What needs to be done> In the records below, find the line containing "You have an"; copy exactly that line and all lines after it to the end, and nothing else.

*** Dataset content

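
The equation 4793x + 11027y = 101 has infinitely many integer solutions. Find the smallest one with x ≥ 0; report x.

gcd(11027, 4793) = 1  (11027 = 2*4793 + 1441, 4793 = 3*1441 + 470, 1441 = 3*470 + 31, 470 = 15*31 + 5, 31 = 6*5 + 1, 5 = 5*1).
1 divides 101, so solutions exist.
Back-substituting, 4793*(-2135) + 11027*(928) = 1.
Scale by 101/1 = 101: (x₀, y₀) = (-215635, 93728).
General solution: x = -215635 + 11027t, y = 93728 - 4793t for integer t.
x ≥ 0: smallest is -215635 mod 11027 = 4905 (at t = 20), with y = -2132.

4905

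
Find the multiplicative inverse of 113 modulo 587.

gcd(587, 113) = 1.
By Bézout, 113·(-187) + 587·(36) = 1.
So 113·-187 ≡ 1 (mod 587), and -187 mod 587 = 400.

400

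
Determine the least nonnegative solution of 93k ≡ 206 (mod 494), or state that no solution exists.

220

gcd(494, 93):
  494 = 5×93 + 29
  93 = 3×29 + 6
  29 = 4×6 + 5
  6 = 1×5 + 1
  5 = 5×1
so gcd(494, 93) = 1.
1 divides 206, so solutions exist.
Back-substitute for Bézout coefficients:
  1 = 6 - 1×5
  ... = 93×(85) + 494×(-16)
So 93×(85) ≡ 1 (mod 494); multiply by 206: k ≡ 17510 (mod 494).
Smallest nonnegative: k = 17510 mod 494 = 220.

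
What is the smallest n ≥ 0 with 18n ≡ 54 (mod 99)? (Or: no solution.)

gcd(99, 18) = 9.
9 divides 54, so solutions exist.
By Bézout, 18·(-5) + 99·(1) = 9.
So 18·(-5) ≡ 9 (mod 99); multiply by 6: n ≡ -30 (mod 11).
Smallest nonnegative: n = -30 mod 11 = 3.

3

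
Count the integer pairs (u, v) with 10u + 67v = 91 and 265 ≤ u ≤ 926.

gcd(67, 10) = 1  (67 = 6·10 + 7, 10 = 1·7 + 3, 7 = 2·3 + 1, 3 = 3·1).
Back-substituting, 10·(-20) + 67·(3) = 1.
Scale by 91: particular solution (-1820, 273); reduce u mod 67: (56, -7).
General solution: u = 56 + 67t, v = -7 - 10t for integer t.
265 ≤ 56 + 67t ≤ 926 gives t ∈ [4, 12], which is 9 values.

9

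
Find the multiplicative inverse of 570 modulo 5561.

gcd(5561, 570) = 1.
By Bézout, 570*(-400) + 5561*(41) = 1.
So 570*-400 ≡ 1 (mod 5561), and -400 mod 5561 = 5161.

5161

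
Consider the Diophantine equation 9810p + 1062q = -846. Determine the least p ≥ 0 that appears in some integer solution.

43

gcd(9810, 1062):
  9810 = 9×1062 + 252
  1062 = 4×252 + 54
  252 = 4×54 + 36
  54 = 1×36 + 18
  36 = 2×18
so gcd(9810, 1062) = 18.
18 divides -846, so solutions exist.
Back-substitute for Bézout coefficients:
  18 = 54 - 1×36
  ... = 9810×(-21) + 1062×(194)
Scale by -846/18 = -47: (p₀, q₀) = (987, -9118).
General solution: p = 987 + 59t, q = -9118 - 545t for integer t.
p ≥ 0: smallest is 987 mod 59 = 43 (at t = -16), with q = -398.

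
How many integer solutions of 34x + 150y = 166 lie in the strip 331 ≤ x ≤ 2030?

gcd(150, 34) = 2  (150 = 4*34 + 14, 34 = 2*14 + 6, 14 = 2*6 + 2, 6 = 3*2).
Back-substituting, 34*(-22) + 150*(5) = 2.
Scale by 83: particular solution (-1826, 415); reduce x mod 75: (49, -10).
General solution: x = 49 + 75t, y = -10 - 17t for integer t.
331 ≤ 49 + 75t ≤ 2030 gives t ∈ [4, 26], which is 23 values.

23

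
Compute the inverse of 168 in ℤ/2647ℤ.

646

gcd(2647, 168):
  2647 = 15·168 + 127
  168 = 1·127 + 41
  127 = 3·41 + 4
  41 = 10·4 + 1
  4 = 4·1
so gcd(2647, 168) = 1.
Back-substitute for Bézout coefficients:
  1 = 41 - 10·4
  ... = 168·(646) + 2647·(-41)
So 168·646 ≡ 1 (mod 2647), and 646 mod 2647 = 646.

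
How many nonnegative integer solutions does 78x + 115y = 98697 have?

gcd(115, 78) = 1.
By Bézout, 78·(-28) + 115·(19) = 1.
One solution: (49, 825).
General: x = 49 + 115t, y = 825 - 78t.
x ≥ 0 ⇒ t ≥ 0; y ≥ 0 ⇒ t ≤ 10. So t ∈ [0, 10]: 11 solutions.

11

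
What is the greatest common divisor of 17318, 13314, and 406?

gcd(17318, 13314):
  17318 = 1·13314 + 4004
  13314 = 3·4004 + 1302
  4004 = 3·1302 + 98
  1302 = 13·98 + 28
  98 = 3·28 + 14
  28 = 2·14
so gcd(17318, 13314) = 14.
gcd(14, 406) = 14.

14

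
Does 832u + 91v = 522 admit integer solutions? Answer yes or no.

no

gcd(832, 91) = 13  (832 = 9×91 + 13, 91 = 7×13).
13 does not divide 522 (remainder 2), so no integer solutions.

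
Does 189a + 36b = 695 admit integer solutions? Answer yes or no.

no

gcd(189, 36) = 9  (189 = 5*36 + 9, 36 = 4*9).
9 does not divide 695 (remainder 2), so no integer solutions.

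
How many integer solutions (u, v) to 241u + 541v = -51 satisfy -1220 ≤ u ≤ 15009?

30

gcd(541, 241) = 1  (541 = 2·241 + 59, 241 = 4·59 + 5, 59 = 11·5 + 4, 5 = 1·4 + 1, 4 = 4·1).
Back-substituting, 241·(110) + 541·(-49) = 1.
Scale by -51: particular solution (-5610, 2499); reduce u mod 541: (341, -152).
General solution: u = 341 + 541t, v = -152 - 241t for integer t.
-1220 ≤ 341 + 541t ≤ 15009 gives t ∈ [-2, 27], which is 30 values.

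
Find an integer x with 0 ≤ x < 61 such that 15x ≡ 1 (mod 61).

57

gcd(61, 15) = 1.
By Bézout, 15·(-4) + 61·(1) = 1.
So 15·-4 ≡ 1 (mod 61), and -4 mod 61 = 57.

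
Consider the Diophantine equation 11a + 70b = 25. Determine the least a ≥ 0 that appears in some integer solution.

gcd(70, 11) = 1  (70 = 6*11 + 4, 11 = 2*4 + 3, 4 = 1*3 + 1, 3 = 3*1).
1 divides 25, so solutions exist.
Back-substituting, 11*(-19) + 70*(3) = 1.
Scale by 25/1 = 25: (a₀, b₀) = (-475, 75).
General solution: a = -475 + 70t, b = 75 - 11t for integer t.
a ≥ 0: smallest is -475 mod 70 = 15 (at t = 7), with b = -2.

15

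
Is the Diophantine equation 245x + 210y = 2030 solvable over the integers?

gcd(245, 210) = 35  (245 = 1·210 + 35, 210 = 6·35).
35 divides 2030, so integer solutions exist.

yes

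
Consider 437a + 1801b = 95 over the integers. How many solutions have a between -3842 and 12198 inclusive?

gcd(1801, 437) = 1.
By Bézout, 437×(-136) + 1801×(33) = 1.
Particular solution: (1488, -361).
General solution: a = 1488 + 1801t, b = -361 - 437t for integer t.
-3842 ≤ 1488 + 1801t ≤ 12198 gives t ∈ [-2, 5], which is 8 values.

8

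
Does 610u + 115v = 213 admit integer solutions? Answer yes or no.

no

gcd(610, 115) = 5  (610 = 5×115 + 35, 115 = 3×35 + 10, 35 = 3×10 + 5, 10 = 2×5).
5 does not divide 213 (remainder 3), so no integer solutions.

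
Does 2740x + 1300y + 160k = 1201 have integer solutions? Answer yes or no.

gcd(2740, 1300) = 20  (2740 = 2*1300 + 140, 1300 = 9*140 + 40, 140 = 3*40 + 20, 40 = 2*20).
gcd(20, 160) = 20.
20 does not divide 1201 (remainder 1), so no integer solutions.

no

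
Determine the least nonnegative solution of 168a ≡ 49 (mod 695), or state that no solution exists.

203

gcd(695, 168) = 1.
1 divides 49, so solutions exist.
By Bézout, 168*(302) + 695*(-73) = 1.
So 168*(302) ≡ 1 (mod 695); multiply by 49: a ≡ 14798 (mod 695).
Smallest nonnegative: a = 14798 mod 695 = 203.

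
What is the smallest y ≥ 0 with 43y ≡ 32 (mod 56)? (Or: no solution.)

gcd(56, 43) = 1.
1 divides 32, so solutions exist.
By Bézout, 43*(-13) + 56*(10) = 1.
So 43*(-13) ≡ 1 (mod 56); multiply by 32: y ≡ -416 (mod 56).
Smallest nonnegative: y = -416 mod 56 = 32.

32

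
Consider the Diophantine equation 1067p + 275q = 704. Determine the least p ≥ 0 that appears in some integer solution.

12

gcd(1067, 275):
  1067 = 3×275 + 242
  275 = 1×242 + 33
  242 = 7×33 + 11
  33 = 3×11
so gcd(1067, 275) = 11.
11 divides 704, so solutions exist.
Back-substitute for Bézout coefficients:
  11 = 242 - 7×33
  ... = 1067×(8) + 275×(-31)
Scale by 704/11 = 64: (p₀, q₀) = (512, -1984).
General solution: p = 512 + 25t, q = -1984 - 97t for integer t.
p ≥ 0: smallest is 512 mod 25 = 12 (at t = -20), with q = -44.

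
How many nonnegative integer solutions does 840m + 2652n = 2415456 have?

13

gcd(2652, 840):
  2652 = 3×840 + 132
  840 = 6×132 + 48
  132 = 2×48 + 36
  48 = 1×36 + 12
  36 = 3×12
so gcd(2652, 840) = 12.
Back-substitute for Bézout coefficients:
  12 = 48 - 1×36
  ... = 840×(60) + 2652×(-19)
Scale by 201288: one solution is (12077280, -3824472). Reduce m mod 221: (72, 888).
General: m = 72 + 221t, n = 888 - 70t.
m ≥ 0 ⇒ t ≥ 0; n ≥ 0 ⇒ t ≤ 12. So t ∈ [0, 12]: 13 solutions.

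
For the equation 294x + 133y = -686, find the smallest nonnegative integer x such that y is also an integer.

gcd(294, 133) = 7.
7 divides -686, so solutions exist.
By Bézout, 294·(5) + 133·(-11) = 7.
Scale by -686/7 = -98: (x₀, y₀) = (-490, 1078).
General solution: x = -490 + 19t, y = 1078 - 42t for integer t.
x ≥ 0: smallest is -490 mod 19 = 4 (at t = 26), with y = -14.

4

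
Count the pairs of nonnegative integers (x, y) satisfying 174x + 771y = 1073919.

24

gcd(771, 174):
  771 = 4*174 + 75
  174 = 2*75 + 24
  75 = 3*24 + 3
  24 = 8*3
so gcd(771, 174) = 3.
Back-substitute for Bézout coefficients:
  3 = 75 - 3*24
  ... = 174*(-31) + 771*(7)
Scale by 357973: one solution is (-11097163, 2505811). Reduce x mod 257: (97, 1371).
General: x = 97 + 257t, y = 1371 - 58t.
x ≥ 0 ⇒ t ≥ 0; y ≥ 0 ⇒ t ≤ 23. So t ∈ [0, 23]: 24 solutions.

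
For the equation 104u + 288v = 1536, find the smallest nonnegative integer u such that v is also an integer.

gcd(288, 104) = 8.
8 divides 1536, so solutions exist.
By Bézout, 104×(-11) + 288×(4) = 8.
Scale by 1536/8 = 192: (u₀, v₀) = (-2112, 768).
General solution: u = -2112 + 36t, v = 768 - 13t for integer t.
u ≥ 0: smallest is -2112 mod 36 = 12 (at t = 59), with v = 1.

12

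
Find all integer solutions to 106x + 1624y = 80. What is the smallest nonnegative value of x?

gcd(1624, 106):
  1624 = 15*106 + 34
  106 = 3*34 + 4
  34 = 8*4 + 2
  4 = 2*2
so gcd(1624, 106) = 2.
2 divides 80, so solutions exist.
Back-substitute for Bézout coefficients:
  2 = 34 - 8*4
  ... = 106*(-383) + 1624*(25)
Scale by 80/2 = 40: (x₀, y₀) = (-15320, 1000).
General solution: x = -15320 + 812t, y = 1000 - 53t for integer t.
x ≥ 0: smallest is -15320 mod 812 = 108 (at t = 19), with y = -7.

108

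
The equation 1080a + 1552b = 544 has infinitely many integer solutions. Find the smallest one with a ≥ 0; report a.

gcd(1552, 1080) = 8.
8 divides 544, so solutions exist.
By Bézout, 1080×(23) + 1552×(-16) = 8.
Scale by 544/8 = 68: (a₀, b₀) = (1564, -1088).
General solution: a = 1564 + 194t, b = -1088 - 135t for integer t.
a ≥ 0: smallest is 1564 mod 194 = 12 (at t = -8), with b = -8.

12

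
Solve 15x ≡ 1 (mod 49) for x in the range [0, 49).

gcd(49, 15):
  49 = 3·15 + 4
  15 = 3·4 + 3
  4 = 1·3 + 1
  3 = 3·1
so gcd(49, 15) = 1.
Back-substitute for Bézout coefficients:
  1 = 4 - 1·3
  ... = 15·(-13) + 49·(4)
So 15·-13 ≡ 1 (mod 49), and -13 mod 49 = 36.

36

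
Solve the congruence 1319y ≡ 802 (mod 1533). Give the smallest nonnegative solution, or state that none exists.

1343

gcd(1533, 1319) = 1.
1 divides 802, so solutions exist.
By Bézout, 1319*(-394) + 1533*(339) = 1.
So 1319*(-394) ≡ 1 (mod 1533); multiply by 802: y ≡ -315988 (mod 1533).
Smallest nonnegative: y = -315988 mod 1533 = 1343.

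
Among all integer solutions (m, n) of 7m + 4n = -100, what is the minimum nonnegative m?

0

gcd(7, 4):
  7 = 1×4 + 3
  4 = 1×3 + 1
  3 = 3×1
so gcd(7, 4) = 1.
1 divides -100, so solutions exist.
Back-substitute for Bézout coefficients:
  1 = 4 - 1×3
  ... = 7×(-1) + 4×(2)
Scale by -100/1 = -100: (m₀, n₀) = (100, -200).
General solution: m = 100 + 4t, n = -200 - 7t for integer t.
m ≥ 0: smallest is 100 mod 4 = 0 (at t = -25), with n = -25.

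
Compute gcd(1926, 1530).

gcd(1926, 1530):
  1926 = 1*1530 + 396
  1530 = 3*396 + 342
  396 = 1*342 + 54
  342 = 6*54 + 18
  54 = 3*18
so gcd(1926, 1530) = 18.

18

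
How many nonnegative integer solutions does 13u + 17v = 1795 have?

8

gcd(17, 13):
  17 = 1*13 + 4
  13 = 3*4 + 1
  4 = 4*1
so gcd(17, 13) = 1.
Back-substitute for Bézout coefficients:
  1 = 13 - 3*4
  ... = 13*(4) + 17*(-3)
Scale by 1795: one solution is (7180, -5385). Reduce u mod 17: (6, 101).
General: u = 6 + 17t, v = 101 - 13t.
u ≥ 0 ⇒ t ≥ 0; v ≥ 0 ⇒ t ≤ 7. So t ∈ [0, 7]: 8 solutions.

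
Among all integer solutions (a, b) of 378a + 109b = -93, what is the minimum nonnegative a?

11

gcd(378, 109) = 1  (378 = 3×109 + 51, 109 = 2×51 + 7, 51 = 7×7 + 2, 7 = 3×2 + 1, 2 = 2×1).
1 divides -93, so solutions exist.
Back-substituting, 378×(-47) + 109×(163) = 1.
Scale by -93/1 = -93: (a₀, b₀) = (4371, -15159).
General solution: a = 4371 + 109t, b = -15159 - 378t for integer t.
a ≥ 0: smallest is 4371 mod 109 = 11 (at t = -40), with b = -39.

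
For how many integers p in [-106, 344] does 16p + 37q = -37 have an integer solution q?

gcd(37, 16) = 1.
By Bézout, 16·(7) + 37·(-3) = 1.
Particular solution: (0, -1).
General solution: p = 0 + 37t, q = -1 - 16t for integer t.
-106 ≤ 0 + 37t ≤ 344 gives t ∈ [-2, 9], which is 12 values.

12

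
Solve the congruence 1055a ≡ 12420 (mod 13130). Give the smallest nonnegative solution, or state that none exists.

74

gcd(13130, 1055) = 5.
5 divides 12420, so solutions exist.
By Bézout, 1055×(1257) + 13130×(-101) = 5.
So 1055×(1257) ≡ 5 (mod 13130); multiply by 2484: a ≡ 3122388 (mod 2626).
Smallest nonnegative: a = 3122388 mod 2626 = 74.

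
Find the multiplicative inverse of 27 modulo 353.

170

gcd(353, 27) = 1.
By Bézout, 27·(170) + 353·(-13) = 1.
So 27·170 ≡ 1 (mod 353), and 170 mod 353 = 170.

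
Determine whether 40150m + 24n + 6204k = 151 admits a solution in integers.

gcd(40150, 24) = 2.
gcd(2, 6204) = 2.
2 does not divide 151 (remainder 1), so no integer solutions.

no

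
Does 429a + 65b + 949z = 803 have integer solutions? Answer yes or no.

gcd(429, 65):
  429 = 6*65 + 39
  65 = 1*39 + 26
  39 = 1*26 + 13
  26 = 2*13
so gcd(429, 65) = 13.
gcd(13, 949) = 13.
13 does not divide 803 (remainder 10), so no integer solutions.

no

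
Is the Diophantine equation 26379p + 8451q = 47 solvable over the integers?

no

gcd(26379, 8451):
  26379 = 3·8451 + 1026
  8451 = 8·1026 + 243
  1026 = 4·243 + 54
  243 = 4·54 + 27
  54 = 2·27
so gcd(26379, 8451) = 27.
27 does not divide 47 (remainder 20), so no integer solutions.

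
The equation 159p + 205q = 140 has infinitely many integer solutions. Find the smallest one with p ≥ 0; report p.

95

gcd(205, 159) = 1  (205 = 1·159 + 46, 159 = 3·46 + 21, 46 = 2·21 + 4, 21 = 5·4 + 1, 4 = 4·1).
1 divides 140, so solutions exist.
Back-substituting, 159·(49) + 205·(-38) = 1.
Scale by 140/1 = 140: (p₀, q₀) = (6860, -5320).
General solution: p = 6860 + 205t, q = -5320 - 159t for integer t.
p ≥ 0: smallest is 6860 mod 205 = 95 (at t = -33), with q = -73.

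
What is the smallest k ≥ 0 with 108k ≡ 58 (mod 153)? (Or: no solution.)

gcd(153, 108):
  153 = 1·108 + 45
  108 = 2·45 + 18
  45 = 2·18 + 9
  18 = 2·9
so gcd(153, 108) = 9.
9 does not divide 58, so the congruence has no solution.

no solution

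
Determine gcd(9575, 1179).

1

gcd(9575, 1179) = 1  (9575 = 8*1179 + 143, 1179 = 8*143 + 35, 143 = 4*35 + 3, 35 = 11*3 + 2, 3 = 1*2 + 1, 2 = 2*1).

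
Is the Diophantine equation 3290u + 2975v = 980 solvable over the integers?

yes

gcd(3290, 2975):
  3290 = 1·2975 + 315
  2975 = 9·315 + 140
  315 = 2·140 + 35
  140 = 4·35
so gcd(3290, 2975) = 35.
35 divides 980, so integer solutions exist.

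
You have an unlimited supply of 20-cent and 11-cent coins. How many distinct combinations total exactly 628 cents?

3

Need nonnegative integers with 20j + 11k = 628.
gcd(20, 11) = 1, and 20·(5) + 11·(-9) = 1.
So (j₀, k₀) = (3140, -5652); general j = 3140 + 11t, k = -5652 - 20t.
j ≥ 0 ⇒ t ≥ -285; k ≥ 0 ⇒ t ≤ -283. That's 3 values of t.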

******

Exercise response>
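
You have an unlimited supply of 20-cent and 11-cent coins. How many distinct combinations total exactly 628 cents?

3

Need nonnegative integers with 20j + 11k = 628.
gcd(20, 11) = 1, and 20·(5) + 11·(-9) = 1.
So (j₀, k₀) = (3140, -5652); general j = 3140 + 11t, k = -5652 - 20t.
j ≥ 0 ⇒ t ≥ -285; k ≥ 0 ⇒ t ≤ -283. That's 3 values of t.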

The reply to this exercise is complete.